BEGIN Exercise data
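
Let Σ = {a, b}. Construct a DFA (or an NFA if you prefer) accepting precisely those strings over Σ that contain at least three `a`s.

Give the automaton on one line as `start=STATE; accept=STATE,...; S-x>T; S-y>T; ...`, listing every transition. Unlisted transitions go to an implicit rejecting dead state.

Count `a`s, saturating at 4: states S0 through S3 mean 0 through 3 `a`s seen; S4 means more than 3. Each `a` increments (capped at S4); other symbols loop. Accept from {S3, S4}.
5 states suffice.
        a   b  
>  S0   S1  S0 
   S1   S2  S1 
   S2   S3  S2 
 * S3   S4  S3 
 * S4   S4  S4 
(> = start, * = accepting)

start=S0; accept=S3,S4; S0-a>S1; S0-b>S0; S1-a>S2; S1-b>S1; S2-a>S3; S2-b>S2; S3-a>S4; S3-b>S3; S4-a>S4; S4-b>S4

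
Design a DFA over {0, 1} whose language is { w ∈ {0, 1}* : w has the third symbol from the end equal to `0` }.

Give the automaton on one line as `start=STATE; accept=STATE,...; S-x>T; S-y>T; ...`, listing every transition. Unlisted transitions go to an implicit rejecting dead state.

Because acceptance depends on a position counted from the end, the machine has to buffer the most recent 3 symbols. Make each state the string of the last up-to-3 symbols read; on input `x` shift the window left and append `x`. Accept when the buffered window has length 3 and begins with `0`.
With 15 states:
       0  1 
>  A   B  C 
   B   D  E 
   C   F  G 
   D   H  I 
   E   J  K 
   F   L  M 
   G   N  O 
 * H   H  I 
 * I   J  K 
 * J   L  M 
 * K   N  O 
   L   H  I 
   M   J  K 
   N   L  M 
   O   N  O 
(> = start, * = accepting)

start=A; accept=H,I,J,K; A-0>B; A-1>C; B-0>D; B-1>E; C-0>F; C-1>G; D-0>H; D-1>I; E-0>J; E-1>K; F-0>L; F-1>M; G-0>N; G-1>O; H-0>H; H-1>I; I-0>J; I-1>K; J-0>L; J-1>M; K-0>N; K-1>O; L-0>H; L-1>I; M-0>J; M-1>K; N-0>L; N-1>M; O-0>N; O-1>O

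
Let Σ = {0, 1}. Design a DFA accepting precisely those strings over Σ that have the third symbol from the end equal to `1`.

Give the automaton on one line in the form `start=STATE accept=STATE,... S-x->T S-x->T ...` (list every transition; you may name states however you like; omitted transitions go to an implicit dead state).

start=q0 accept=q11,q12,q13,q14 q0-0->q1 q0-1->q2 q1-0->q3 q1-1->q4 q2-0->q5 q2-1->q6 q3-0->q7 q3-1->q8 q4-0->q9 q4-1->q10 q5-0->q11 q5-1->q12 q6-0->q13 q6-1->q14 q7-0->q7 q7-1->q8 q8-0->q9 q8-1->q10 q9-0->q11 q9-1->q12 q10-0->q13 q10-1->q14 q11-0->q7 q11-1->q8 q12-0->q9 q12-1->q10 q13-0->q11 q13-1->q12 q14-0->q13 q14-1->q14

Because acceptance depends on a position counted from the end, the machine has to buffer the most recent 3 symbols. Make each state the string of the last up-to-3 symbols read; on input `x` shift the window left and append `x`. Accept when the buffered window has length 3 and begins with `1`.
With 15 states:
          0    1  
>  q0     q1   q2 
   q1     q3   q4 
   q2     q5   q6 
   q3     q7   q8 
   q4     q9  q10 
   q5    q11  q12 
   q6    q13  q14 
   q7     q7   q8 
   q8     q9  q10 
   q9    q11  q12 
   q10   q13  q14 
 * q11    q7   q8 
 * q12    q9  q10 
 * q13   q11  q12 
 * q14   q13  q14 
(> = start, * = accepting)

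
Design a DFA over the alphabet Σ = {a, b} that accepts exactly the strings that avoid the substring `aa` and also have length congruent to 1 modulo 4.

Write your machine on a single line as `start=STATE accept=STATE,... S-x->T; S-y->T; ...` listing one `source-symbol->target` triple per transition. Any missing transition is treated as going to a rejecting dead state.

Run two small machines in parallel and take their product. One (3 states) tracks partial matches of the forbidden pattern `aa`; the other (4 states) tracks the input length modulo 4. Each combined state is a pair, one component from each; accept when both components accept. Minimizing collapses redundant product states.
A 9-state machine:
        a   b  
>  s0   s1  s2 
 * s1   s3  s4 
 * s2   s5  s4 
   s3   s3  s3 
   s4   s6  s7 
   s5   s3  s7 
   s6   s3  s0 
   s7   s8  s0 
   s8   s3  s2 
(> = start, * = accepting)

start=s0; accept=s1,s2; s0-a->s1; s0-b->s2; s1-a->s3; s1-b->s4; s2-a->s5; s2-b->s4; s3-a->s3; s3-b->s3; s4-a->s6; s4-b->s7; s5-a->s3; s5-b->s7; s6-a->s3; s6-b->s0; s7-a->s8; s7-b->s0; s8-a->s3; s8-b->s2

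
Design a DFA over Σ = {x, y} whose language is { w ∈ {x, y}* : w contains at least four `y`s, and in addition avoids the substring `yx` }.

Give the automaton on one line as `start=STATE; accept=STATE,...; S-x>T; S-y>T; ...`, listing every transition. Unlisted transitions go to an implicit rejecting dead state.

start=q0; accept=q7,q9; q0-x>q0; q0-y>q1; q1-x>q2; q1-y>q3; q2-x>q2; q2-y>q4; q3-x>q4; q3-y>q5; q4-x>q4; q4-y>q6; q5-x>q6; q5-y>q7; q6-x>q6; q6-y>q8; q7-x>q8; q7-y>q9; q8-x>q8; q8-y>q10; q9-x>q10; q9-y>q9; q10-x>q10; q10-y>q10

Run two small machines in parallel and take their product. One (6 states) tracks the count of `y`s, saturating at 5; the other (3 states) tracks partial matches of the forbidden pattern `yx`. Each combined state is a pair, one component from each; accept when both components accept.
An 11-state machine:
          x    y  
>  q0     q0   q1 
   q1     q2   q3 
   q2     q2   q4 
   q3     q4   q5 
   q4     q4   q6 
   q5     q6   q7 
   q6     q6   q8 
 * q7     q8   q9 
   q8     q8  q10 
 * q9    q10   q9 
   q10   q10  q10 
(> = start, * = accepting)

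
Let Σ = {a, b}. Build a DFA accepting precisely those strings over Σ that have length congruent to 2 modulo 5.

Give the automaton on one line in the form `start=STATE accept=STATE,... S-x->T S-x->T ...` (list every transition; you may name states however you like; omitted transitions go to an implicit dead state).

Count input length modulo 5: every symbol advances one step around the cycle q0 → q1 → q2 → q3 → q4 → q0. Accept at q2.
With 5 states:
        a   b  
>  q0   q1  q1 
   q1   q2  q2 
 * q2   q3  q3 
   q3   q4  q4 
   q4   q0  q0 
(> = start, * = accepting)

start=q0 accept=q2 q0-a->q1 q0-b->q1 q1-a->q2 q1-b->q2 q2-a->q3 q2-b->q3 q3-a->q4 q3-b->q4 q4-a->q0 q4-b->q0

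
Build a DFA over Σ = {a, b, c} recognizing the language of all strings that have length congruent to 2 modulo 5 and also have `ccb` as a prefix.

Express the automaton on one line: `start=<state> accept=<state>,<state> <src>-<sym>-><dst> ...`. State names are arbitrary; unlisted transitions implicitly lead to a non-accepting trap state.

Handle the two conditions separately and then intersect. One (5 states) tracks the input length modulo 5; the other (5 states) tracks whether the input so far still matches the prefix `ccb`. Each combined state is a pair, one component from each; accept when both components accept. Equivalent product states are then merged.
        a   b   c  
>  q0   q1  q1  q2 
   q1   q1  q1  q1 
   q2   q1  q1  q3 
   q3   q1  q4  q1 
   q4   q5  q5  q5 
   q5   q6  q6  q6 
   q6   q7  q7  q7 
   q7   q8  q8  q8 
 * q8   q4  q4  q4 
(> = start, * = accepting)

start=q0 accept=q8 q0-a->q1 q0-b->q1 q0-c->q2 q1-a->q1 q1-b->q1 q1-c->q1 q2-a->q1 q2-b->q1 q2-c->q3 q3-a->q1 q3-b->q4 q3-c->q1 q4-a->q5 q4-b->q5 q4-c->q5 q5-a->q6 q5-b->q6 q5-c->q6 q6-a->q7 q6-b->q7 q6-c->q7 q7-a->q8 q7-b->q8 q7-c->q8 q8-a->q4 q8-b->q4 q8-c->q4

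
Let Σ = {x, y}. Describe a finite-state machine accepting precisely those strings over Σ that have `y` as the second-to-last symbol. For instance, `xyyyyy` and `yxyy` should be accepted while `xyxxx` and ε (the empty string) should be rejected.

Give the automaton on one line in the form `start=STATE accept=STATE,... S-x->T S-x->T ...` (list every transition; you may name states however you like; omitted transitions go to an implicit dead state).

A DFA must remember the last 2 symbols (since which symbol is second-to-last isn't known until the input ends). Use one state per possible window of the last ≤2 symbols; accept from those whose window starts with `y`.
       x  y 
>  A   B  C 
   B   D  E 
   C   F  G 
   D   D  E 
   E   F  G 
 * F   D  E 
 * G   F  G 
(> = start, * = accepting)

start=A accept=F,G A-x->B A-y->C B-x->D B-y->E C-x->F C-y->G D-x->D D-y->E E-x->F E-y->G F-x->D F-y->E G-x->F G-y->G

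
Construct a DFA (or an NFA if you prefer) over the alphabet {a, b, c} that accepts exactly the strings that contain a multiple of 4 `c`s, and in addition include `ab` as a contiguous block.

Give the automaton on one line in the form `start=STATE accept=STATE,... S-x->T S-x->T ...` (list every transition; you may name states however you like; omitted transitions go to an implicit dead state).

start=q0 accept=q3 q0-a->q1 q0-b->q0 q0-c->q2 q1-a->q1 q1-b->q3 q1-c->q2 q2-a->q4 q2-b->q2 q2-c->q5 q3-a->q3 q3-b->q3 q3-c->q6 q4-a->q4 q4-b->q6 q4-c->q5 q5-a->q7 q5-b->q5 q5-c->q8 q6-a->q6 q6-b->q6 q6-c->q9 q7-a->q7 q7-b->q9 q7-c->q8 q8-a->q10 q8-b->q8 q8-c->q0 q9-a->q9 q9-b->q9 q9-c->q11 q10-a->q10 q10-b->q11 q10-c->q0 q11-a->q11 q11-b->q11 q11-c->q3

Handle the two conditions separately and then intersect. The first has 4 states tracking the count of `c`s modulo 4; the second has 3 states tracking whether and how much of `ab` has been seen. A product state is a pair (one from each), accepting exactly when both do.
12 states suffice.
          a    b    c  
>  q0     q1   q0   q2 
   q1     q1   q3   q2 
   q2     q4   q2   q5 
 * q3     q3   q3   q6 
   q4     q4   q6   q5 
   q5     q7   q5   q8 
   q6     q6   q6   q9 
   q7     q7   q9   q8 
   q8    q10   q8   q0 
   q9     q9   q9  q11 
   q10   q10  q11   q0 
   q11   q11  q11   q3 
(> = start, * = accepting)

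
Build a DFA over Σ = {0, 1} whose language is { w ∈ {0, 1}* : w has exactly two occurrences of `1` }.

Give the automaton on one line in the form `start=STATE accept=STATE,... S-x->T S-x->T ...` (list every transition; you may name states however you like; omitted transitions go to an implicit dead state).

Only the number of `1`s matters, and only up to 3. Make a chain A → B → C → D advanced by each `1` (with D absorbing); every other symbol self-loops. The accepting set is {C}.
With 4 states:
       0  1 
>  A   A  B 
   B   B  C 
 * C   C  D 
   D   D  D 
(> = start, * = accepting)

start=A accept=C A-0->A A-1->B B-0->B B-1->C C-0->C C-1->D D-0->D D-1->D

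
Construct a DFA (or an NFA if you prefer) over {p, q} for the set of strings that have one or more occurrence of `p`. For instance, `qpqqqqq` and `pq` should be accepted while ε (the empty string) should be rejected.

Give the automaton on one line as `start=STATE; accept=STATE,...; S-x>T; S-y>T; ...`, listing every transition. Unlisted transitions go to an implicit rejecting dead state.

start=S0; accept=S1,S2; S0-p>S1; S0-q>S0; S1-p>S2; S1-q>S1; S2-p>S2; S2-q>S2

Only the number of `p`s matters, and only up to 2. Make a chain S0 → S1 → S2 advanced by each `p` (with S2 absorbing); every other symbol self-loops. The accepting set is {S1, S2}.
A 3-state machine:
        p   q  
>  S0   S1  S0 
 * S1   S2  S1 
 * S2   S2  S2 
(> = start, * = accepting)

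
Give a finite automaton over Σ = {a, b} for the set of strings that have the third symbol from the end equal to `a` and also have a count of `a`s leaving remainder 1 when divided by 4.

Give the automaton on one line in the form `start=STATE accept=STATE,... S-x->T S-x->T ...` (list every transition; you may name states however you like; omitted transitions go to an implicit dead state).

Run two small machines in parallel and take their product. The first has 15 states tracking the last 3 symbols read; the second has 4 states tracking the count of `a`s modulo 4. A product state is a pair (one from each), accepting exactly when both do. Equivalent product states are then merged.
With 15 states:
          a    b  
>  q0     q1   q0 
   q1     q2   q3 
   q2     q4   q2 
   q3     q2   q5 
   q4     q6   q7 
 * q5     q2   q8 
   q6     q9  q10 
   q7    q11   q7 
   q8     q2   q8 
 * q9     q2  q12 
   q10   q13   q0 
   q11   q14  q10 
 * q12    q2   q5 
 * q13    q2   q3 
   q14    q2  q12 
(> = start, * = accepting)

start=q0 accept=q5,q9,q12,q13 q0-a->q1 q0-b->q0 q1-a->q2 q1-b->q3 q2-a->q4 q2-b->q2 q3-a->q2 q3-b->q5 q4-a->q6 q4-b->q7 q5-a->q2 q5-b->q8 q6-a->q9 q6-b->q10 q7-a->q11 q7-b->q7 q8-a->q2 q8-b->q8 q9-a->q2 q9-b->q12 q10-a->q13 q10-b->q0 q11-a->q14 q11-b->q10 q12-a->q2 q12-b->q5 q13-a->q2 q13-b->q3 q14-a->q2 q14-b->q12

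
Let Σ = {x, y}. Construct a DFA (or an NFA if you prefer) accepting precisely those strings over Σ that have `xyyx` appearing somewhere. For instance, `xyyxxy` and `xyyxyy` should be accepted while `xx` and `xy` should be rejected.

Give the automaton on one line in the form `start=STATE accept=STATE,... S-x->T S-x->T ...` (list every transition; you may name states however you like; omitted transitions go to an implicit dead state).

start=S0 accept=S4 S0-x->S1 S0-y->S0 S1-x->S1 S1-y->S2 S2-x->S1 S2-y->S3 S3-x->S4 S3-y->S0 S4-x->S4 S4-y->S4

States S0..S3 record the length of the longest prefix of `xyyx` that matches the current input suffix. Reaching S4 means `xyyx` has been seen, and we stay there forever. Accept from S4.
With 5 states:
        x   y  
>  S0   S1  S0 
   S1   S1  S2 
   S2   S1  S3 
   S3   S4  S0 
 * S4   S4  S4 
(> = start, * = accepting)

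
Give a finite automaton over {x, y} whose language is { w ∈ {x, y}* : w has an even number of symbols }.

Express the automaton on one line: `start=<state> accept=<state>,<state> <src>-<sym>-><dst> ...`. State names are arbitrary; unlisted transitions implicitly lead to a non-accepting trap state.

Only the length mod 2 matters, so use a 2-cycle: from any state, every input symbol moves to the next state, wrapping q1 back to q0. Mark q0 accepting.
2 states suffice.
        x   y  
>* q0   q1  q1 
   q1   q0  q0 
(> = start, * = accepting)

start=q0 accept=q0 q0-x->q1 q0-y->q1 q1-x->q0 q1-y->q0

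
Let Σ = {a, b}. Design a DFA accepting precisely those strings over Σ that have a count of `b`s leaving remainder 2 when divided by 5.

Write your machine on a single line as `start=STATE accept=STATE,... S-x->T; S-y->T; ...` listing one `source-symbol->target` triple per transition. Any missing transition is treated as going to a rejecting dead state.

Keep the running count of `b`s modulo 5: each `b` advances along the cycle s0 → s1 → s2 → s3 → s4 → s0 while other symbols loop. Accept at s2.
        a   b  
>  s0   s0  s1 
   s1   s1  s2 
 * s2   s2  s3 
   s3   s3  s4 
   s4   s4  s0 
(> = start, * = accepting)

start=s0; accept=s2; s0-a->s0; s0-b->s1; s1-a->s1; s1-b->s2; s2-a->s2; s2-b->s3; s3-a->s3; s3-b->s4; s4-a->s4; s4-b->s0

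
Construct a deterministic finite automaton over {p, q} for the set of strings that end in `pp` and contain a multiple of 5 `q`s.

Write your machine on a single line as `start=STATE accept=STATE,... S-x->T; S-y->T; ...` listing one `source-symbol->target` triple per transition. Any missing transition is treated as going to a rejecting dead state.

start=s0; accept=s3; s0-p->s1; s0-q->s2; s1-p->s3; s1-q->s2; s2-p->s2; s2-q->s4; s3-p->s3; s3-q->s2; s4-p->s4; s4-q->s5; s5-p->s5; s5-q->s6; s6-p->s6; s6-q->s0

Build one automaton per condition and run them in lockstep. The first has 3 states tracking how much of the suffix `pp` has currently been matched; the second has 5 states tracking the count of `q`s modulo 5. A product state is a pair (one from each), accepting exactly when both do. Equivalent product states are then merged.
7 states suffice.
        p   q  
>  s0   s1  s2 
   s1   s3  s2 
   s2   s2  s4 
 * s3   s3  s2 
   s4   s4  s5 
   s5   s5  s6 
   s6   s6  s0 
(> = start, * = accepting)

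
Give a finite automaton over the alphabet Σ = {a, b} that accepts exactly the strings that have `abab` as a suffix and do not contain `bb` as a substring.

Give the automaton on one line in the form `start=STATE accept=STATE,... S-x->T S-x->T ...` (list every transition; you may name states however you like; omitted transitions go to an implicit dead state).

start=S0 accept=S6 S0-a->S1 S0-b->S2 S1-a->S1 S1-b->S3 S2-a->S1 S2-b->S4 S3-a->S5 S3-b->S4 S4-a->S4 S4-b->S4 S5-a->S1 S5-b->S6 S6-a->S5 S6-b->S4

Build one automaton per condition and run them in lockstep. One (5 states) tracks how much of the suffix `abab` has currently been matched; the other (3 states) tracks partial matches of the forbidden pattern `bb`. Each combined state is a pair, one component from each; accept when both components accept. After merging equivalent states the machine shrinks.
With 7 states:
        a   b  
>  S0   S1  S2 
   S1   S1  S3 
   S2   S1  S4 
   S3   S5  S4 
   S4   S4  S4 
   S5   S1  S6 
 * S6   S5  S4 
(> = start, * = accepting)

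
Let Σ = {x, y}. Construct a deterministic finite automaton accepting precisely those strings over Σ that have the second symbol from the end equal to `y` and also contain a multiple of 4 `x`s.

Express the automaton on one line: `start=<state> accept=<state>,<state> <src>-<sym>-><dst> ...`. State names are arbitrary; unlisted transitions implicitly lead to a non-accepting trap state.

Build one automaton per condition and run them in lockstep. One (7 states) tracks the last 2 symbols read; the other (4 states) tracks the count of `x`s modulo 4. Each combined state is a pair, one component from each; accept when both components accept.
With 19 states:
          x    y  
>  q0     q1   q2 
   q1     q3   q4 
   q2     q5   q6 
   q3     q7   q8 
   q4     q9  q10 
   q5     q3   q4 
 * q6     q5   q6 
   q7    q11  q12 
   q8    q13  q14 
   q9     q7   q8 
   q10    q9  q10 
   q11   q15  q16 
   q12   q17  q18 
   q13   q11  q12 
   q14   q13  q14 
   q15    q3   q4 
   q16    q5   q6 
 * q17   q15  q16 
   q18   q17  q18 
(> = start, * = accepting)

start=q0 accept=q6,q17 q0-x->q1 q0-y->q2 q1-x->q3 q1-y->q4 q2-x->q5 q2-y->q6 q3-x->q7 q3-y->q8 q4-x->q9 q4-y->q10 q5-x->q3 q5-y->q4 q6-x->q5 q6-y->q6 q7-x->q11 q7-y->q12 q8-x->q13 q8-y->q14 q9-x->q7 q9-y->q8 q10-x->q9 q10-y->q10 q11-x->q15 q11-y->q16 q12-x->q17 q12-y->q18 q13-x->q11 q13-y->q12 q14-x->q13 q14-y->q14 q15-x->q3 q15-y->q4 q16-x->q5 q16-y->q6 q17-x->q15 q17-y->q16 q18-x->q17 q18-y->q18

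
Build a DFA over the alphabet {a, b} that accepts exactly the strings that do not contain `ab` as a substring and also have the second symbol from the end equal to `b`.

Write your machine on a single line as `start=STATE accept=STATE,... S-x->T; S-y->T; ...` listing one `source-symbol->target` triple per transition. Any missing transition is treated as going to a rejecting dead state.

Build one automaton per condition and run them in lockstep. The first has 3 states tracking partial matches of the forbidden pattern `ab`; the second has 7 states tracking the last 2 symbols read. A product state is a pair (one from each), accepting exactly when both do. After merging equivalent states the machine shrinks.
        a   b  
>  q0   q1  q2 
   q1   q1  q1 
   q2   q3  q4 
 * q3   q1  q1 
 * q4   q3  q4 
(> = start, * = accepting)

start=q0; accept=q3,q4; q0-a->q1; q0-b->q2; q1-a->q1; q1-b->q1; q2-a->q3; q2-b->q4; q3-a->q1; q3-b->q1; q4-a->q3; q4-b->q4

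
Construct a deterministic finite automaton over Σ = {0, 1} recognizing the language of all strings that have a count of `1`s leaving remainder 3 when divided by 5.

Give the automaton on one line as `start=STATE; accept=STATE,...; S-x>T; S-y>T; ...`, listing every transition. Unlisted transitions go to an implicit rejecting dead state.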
END Exercise data
■ Task details
Return every line of the material in which the word "rejected" is found.

■ Reply
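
Let Σ = {x, y}. Describe a finite-state machine accepting precisely those strings over Σ that have `y` as the second-to-last symbol. For instance, `xyyyyy` and `yxyy` should be accepted while `xyxxx` and ε (the empty string) should be rejected.
Construct a DFA (or an NFA if you prefer) over {p, q} for the set of strings that have one or more occurrence of `p`. For instance, `qpqqqqq` and `pq` should be accepted while ε (the empty string) should be rejected.
Let Σ = {x, y}. Construct a DFA (or an NFA if you prefer) accepting precisely those strings over Σ that have `xyyx` appearing somewhere. For instance, `xyyxxy` and `xyyxyy` should be accepted while `xx` and `xy` should be rejected.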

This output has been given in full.